### Provided material

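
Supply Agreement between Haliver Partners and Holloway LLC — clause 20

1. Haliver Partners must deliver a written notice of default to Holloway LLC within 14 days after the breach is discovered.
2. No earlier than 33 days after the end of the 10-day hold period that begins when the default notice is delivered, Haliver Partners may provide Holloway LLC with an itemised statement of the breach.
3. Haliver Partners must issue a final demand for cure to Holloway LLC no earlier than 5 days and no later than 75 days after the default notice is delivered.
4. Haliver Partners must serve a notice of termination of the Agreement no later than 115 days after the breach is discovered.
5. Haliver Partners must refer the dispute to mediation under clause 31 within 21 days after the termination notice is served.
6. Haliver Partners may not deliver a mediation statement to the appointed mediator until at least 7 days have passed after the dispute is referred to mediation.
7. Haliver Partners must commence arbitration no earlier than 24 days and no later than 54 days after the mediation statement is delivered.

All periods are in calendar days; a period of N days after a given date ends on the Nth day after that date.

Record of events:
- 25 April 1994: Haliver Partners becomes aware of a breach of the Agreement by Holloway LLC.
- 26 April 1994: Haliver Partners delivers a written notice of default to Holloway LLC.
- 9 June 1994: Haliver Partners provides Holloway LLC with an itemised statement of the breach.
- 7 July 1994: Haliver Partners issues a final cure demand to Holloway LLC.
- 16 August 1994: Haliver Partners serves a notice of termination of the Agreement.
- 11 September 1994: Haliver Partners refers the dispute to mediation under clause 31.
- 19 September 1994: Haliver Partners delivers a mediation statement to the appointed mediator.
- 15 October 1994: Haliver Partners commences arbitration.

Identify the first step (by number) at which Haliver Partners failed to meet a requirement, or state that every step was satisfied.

Step 5

(1) due by 25 April 1994 + 14 days = 9 May 1994; 26 April 1994 is within that limit.
(2) permitted from 6 May 1994 + 33 days = 8 June 1994 onward; done 9 June 1994 — permitted.
(3) the permitted window runs from 26 April 1994 + 5 = 1 May 1994 to 26 April 1994 + 75 = 10 July 1994; 7 July 1994 falls inside that range.
(4) due by 25 April 1994 + 115 days = 18 August 1994; done 16 August 1994 — timely.
(5) due by 16 August 1994 + 21 days = 6 September 1994; done 11 September 1994 — 5 days late.
The procedure was therefore not followed at step 5.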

######

» **Goal of the exercise**
The records must be reproduced in full. Nothing should differ.

» **Response for this exercise**
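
Supply Agreement between Haliver Partners and Holloway LLC — clause 20

1. Haliver Partners must deliver a written notice of default to Holloway LLC within 14 days after the breach is discovered.
2. No earlier than 33 days after the end of the 10-day hold period that begins when the default notice is delivered, Haliver Partners may provide Holloway LLC with an itemised statement of the breach.
3. Haliver Partners must issue a final demand for cure to Holloway LLC no earlier than 5 days and no later than 75 days after the default notice is delivered.
4. Haliver Partners must serve a notice of termination of the Agreement no later than 115 days after the breach is discovered.
5. Haliver Partners must refer the dispute to mediation under clause 31 within 21 days after the termination notice is served.
6. Haliver Partners may not deliver a mediation statement to the appointed mediator until at least 7 days have passed after the dispute is referred to mediation.
7. Haliver Partners must commence arbitration no earlier than 24 days and no later than 54 days after the mediation statement is delivered.

All periods are in calendar days; a period of N days after a given date ends on the Nth day after that date.

Record of events:
- 25 April 1994: Haliver Partners becomes aware of a breach of the Agreement by Holloway LLC.
- 26 April 1994: Haliver Partners delivers a written notice of default to Holloway LLC.
- 9 June 1994: Haliver Partners provides Holloway LLC with an itemised statement of the breach.
- 7 July 1994: Haliver Partners issues a final cure demand to Holloway LLC.
- 16 August 1994: Haliver Partners serves a notice of termination of the Agreement.
- 11 September 1994: Haliver Partners refers the dispute to mediation under clause 31.
- 19 September 1994: Haliver Partners delivers a mediation statement to the appointed mediator.
- 15 October 1994: Haliver Partners commences arbitration.

Identify the first step (by number) at which Haliver Partners failed to meet a requirement, or state that every step was satisfied.

Step 5

(1) due by 25 April 1994 + 14 days = 9 May 1994; 26 April 1994 is within that limit.
(2) permitted from 6 May 1994 + 33 days = 8 June 1994 onward; done 9 June 1994 — permitted.
(3) the permitted window runs from 26 April 1994 + 5 = 1 May 1994 to 26 April 1994 + 75 = 10 July 1994; 7 July 1994 falls inside that range.
(4) due by 25 April 1994 + 115 days = 18 August 1994; done 16 August 1994 — timely.
(5) due by 16 August 1994 + 21 days = 6 September 1994; done 11 September 1994 — 5 days late.
The procedure was therefore not followed at step 5.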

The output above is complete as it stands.